• WHAT YOU SHOULD DO: Each line of the material below must be transcribed exactly.

-=-=-=-=-

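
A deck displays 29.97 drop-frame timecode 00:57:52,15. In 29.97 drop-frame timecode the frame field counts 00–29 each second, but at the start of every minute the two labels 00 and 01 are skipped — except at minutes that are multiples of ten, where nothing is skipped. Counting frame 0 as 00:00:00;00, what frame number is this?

104071

Complete 10-minute blocks: 5, each 17982 frames → 89910.
Remaining 7 whole minutes in the current block: 1800 + 6 × 1798 = 12588 frames.
Within the current minute: 52 × 30 + 15 − 2 = 1573 (labels ;00/;01 skipped at this minute). Total = 89910 + 12588 + 1573 = 104071.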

-=-=-=-=-

• YOUR SOLUTION:
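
A deck displays 29.97 drop-frame timecode 00:57:52,15. In 29.97 drop-frame timecode the frame field counts 00–29 each second, but at the start of every minute the two labels 00 and 01 are skipped — except at minutes that are multiples of ten, where nothing is skipped. Counting frame 0 as 00:00:00;00, what frame number is this?

104071

Complete 10-minute blocks: 5, each 17982 frames → 89910.
Remaining 7 whole minutes in the current block: 1800 + 6 × 1798 = 12588 frames.
Within the current minute: 52 × 30 + 15 − 2 = 1573 (labels ;00/;01 skipped at this minute). Total = 89910 + 12588 + 1573 = 104071.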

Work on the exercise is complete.